• _PROBLEM DETAILS_
Lines of the data that contain the word "departure" are the ones to copy.

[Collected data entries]
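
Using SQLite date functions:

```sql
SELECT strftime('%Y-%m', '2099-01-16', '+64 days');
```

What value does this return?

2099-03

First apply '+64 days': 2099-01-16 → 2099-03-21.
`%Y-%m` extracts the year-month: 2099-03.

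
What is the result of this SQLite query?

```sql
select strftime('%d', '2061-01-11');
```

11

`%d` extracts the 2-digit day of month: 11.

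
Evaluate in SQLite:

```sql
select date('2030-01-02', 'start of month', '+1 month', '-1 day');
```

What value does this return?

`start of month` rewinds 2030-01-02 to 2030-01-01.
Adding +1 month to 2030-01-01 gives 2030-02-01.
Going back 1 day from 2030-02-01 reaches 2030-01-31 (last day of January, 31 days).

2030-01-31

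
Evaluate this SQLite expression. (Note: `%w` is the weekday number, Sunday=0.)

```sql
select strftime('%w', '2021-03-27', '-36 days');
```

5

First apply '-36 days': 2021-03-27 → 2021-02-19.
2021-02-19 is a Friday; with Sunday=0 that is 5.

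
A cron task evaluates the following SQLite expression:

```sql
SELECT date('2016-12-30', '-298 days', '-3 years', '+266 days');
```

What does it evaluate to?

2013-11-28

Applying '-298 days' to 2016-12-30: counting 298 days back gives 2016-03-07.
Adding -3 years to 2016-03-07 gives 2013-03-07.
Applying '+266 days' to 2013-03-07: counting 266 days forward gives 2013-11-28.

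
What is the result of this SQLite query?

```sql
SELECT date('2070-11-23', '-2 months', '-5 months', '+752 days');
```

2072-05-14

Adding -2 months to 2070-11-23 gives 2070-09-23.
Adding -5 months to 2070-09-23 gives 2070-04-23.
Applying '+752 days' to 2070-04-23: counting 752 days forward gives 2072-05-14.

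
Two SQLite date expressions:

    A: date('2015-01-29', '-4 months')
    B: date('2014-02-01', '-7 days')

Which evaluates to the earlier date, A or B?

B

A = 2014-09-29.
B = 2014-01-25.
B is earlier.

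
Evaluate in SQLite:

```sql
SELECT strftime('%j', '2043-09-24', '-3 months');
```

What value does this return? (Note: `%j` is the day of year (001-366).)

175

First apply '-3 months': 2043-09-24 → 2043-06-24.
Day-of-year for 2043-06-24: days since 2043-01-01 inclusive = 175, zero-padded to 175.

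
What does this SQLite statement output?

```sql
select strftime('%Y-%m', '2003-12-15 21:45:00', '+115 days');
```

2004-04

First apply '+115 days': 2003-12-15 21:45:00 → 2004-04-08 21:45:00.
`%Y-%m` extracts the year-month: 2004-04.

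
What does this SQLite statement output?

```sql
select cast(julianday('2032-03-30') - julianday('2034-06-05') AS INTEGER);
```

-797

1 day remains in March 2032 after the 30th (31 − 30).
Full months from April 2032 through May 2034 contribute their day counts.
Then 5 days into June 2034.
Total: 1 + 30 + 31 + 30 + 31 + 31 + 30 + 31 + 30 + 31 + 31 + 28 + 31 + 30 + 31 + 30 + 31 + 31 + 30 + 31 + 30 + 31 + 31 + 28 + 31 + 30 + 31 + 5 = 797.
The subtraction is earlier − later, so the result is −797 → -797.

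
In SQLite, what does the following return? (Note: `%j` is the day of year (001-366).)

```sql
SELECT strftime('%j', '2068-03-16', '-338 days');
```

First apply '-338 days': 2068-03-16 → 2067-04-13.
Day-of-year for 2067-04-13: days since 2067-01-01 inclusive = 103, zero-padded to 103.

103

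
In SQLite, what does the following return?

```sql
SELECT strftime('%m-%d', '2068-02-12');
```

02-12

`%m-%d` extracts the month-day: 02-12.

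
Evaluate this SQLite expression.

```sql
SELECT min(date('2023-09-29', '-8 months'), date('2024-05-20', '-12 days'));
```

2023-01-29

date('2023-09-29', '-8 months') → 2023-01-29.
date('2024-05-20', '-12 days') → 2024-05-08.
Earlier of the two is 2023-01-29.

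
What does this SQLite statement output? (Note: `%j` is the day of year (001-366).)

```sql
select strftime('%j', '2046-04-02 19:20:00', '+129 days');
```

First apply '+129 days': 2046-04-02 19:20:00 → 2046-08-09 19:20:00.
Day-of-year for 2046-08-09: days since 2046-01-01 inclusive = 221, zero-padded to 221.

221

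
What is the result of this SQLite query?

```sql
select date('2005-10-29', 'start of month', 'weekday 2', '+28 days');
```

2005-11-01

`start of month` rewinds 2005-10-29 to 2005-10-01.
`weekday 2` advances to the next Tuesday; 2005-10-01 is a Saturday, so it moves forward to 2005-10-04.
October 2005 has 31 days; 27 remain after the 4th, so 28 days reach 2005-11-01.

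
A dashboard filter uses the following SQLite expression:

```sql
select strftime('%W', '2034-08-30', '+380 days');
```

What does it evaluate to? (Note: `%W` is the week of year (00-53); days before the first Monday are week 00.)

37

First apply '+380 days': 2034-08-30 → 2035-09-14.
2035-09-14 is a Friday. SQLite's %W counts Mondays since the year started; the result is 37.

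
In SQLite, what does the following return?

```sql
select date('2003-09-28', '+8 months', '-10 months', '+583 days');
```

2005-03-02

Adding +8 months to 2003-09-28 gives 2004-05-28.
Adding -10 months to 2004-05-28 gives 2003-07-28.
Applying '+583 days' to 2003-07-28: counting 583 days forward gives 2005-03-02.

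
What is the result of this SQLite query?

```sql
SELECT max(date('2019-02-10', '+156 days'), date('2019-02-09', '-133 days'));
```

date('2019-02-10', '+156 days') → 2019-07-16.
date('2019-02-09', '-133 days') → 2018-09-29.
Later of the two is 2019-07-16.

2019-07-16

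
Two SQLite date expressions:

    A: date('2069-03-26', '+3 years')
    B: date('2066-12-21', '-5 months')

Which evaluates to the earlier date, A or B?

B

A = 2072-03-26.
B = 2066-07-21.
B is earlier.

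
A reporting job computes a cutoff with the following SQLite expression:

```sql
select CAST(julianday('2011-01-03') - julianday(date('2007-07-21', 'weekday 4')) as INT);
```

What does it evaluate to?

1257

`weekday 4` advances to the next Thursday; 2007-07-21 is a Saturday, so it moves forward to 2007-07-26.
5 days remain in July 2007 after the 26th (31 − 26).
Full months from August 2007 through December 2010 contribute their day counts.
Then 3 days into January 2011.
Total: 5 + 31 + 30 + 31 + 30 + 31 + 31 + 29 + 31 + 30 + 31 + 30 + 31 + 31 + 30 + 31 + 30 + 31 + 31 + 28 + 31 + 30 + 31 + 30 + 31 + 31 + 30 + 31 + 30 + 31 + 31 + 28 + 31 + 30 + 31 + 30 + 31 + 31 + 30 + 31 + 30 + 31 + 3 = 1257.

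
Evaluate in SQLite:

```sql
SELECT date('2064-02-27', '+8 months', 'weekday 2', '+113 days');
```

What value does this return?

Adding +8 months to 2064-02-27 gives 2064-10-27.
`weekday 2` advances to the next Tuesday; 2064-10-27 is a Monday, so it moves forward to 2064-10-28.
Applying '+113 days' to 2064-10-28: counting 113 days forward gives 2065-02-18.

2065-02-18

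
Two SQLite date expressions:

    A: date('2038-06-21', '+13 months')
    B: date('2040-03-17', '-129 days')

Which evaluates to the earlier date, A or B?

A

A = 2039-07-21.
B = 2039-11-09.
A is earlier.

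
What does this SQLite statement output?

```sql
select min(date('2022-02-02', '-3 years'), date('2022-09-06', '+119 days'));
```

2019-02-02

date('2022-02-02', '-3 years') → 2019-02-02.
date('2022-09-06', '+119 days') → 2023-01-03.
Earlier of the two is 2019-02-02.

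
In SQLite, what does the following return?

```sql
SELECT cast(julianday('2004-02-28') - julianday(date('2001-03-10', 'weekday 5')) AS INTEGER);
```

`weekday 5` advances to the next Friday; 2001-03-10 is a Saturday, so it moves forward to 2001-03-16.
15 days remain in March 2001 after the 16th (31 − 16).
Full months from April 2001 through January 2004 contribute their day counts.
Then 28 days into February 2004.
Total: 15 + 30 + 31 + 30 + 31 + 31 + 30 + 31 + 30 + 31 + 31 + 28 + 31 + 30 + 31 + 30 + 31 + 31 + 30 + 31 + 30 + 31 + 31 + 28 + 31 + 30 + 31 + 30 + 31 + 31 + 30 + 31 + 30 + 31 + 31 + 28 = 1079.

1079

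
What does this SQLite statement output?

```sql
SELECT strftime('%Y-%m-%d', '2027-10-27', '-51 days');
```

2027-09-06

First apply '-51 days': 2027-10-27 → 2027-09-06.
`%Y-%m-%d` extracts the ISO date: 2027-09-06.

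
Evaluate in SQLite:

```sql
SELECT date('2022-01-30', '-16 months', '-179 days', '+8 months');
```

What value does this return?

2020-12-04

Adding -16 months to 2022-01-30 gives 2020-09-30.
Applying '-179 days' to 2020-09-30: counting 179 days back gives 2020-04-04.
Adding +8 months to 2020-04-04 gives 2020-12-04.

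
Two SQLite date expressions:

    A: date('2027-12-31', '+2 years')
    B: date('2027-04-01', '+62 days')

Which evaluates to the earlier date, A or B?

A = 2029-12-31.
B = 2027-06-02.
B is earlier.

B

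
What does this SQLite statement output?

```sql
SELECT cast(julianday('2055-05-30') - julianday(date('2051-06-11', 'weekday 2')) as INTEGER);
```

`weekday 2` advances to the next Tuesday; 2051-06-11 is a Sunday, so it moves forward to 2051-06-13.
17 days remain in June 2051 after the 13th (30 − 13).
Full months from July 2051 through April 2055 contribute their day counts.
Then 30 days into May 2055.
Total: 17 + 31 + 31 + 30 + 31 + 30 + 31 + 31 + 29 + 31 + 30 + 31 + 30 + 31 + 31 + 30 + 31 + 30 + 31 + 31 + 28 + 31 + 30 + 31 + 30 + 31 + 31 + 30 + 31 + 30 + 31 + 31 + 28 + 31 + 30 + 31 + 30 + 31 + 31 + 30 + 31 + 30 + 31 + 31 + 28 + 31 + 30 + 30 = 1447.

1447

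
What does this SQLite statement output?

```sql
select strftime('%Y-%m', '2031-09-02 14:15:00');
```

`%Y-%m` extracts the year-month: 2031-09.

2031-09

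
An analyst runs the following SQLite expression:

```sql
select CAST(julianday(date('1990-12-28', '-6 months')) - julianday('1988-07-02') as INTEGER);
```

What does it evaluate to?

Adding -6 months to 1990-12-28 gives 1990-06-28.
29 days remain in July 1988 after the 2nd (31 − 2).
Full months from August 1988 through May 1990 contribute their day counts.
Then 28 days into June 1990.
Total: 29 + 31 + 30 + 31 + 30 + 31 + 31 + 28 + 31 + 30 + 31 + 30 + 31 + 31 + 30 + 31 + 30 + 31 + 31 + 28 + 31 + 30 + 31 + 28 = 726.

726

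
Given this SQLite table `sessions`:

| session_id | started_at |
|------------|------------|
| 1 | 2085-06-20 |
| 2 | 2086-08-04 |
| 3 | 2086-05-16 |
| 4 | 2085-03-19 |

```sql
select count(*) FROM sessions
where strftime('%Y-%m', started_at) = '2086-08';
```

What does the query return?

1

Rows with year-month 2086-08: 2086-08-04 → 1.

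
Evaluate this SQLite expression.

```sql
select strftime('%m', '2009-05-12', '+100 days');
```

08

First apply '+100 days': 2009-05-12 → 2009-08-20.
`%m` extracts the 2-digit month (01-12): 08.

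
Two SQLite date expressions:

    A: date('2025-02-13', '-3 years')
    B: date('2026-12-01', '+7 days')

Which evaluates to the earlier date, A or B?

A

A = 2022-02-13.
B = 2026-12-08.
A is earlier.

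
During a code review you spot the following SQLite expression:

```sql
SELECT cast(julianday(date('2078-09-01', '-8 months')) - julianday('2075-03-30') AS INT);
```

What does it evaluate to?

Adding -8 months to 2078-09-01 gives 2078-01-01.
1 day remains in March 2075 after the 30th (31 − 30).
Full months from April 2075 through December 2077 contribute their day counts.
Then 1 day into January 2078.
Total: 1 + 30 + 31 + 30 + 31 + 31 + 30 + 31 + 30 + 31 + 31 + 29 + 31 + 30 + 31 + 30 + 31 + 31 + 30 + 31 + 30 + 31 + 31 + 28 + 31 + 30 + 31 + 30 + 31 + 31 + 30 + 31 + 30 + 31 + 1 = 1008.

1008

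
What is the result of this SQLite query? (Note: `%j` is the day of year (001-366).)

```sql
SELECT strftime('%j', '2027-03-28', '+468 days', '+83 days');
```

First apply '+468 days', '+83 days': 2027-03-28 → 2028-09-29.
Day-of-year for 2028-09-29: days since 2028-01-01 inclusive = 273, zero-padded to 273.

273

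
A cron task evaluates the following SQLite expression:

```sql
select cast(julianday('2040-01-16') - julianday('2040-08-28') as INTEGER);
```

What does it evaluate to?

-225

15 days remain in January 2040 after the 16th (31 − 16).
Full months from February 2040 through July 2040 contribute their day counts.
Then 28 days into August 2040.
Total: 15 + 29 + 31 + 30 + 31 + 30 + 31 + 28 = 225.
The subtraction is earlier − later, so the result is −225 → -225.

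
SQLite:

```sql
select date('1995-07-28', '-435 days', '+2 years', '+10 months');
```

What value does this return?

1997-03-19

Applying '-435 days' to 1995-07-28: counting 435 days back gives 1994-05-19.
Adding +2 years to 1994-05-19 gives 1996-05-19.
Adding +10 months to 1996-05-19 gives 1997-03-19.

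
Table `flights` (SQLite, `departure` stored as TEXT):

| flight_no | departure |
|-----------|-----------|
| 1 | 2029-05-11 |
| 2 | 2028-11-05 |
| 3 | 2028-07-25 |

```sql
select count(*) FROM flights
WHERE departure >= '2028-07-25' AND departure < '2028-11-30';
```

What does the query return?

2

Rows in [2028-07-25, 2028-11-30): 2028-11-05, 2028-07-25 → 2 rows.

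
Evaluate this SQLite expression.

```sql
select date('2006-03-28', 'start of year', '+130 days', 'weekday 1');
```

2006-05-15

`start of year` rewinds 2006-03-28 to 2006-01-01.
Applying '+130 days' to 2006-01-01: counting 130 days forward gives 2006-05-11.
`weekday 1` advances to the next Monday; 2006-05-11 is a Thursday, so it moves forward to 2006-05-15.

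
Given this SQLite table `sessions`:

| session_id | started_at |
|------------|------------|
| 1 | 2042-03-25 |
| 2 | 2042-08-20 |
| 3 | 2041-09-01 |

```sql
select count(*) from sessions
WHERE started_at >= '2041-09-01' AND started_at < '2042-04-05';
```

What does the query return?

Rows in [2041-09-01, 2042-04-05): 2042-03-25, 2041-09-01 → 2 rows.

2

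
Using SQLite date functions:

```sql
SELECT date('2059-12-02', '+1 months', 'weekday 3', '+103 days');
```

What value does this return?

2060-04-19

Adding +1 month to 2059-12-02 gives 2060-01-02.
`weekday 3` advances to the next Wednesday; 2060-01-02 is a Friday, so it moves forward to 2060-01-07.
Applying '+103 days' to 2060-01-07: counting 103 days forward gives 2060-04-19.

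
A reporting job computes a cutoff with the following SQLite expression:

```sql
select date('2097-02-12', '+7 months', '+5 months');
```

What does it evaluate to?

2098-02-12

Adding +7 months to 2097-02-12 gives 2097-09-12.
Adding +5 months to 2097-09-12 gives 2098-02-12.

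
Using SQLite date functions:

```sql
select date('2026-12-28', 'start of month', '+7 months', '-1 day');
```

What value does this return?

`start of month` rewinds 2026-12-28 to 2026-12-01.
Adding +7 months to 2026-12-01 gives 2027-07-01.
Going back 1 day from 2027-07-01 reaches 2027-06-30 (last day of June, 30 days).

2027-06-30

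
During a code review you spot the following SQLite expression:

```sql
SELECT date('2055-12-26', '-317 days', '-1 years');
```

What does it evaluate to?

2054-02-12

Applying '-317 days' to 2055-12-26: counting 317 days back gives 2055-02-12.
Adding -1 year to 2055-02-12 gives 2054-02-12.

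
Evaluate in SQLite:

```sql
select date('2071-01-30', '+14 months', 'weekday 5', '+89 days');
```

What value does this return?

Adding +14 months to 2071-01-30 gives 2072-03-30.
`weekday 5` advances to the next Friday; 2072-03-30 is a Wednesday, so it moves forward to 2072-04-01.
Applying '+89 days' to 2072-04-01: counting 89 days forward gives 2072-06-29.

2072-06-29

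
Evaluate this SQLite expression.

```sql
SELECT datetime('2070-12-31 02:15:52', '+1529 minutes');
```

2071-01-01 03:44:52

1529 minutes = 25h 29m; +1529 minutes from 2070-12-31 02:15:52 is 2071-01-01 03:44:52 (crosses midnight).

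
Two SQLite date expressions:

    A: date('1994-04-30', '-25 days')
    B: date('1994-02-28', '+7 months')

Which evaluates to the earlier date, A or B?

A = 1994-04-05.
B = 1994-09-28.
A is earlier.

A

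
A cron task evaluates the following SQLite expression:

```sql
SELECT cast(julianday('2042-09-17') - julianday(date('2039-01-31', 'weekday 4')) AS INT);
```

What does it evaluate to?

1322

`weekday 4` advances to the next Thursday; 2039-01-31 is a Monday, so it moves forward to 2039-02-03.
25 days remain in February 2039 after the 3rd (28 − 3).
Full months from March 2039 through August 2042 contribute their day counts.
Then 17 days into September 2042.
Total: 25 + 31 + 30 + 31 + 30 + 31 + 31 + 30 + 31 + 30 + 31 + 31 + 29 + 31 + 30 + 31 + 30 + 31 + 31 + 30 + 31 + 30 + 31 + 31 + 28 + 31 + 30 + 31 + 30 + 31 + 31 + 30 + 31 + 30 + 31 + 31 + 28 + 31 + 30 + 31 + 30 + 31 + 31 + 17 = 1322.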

• _EXERCISE RESULT_
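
Table `flights` (SQLite, `departure` stored as TEXT):
| flight_no | departure |
WHERE departure >= '2028-07-25' AND departure < '2028-11-30';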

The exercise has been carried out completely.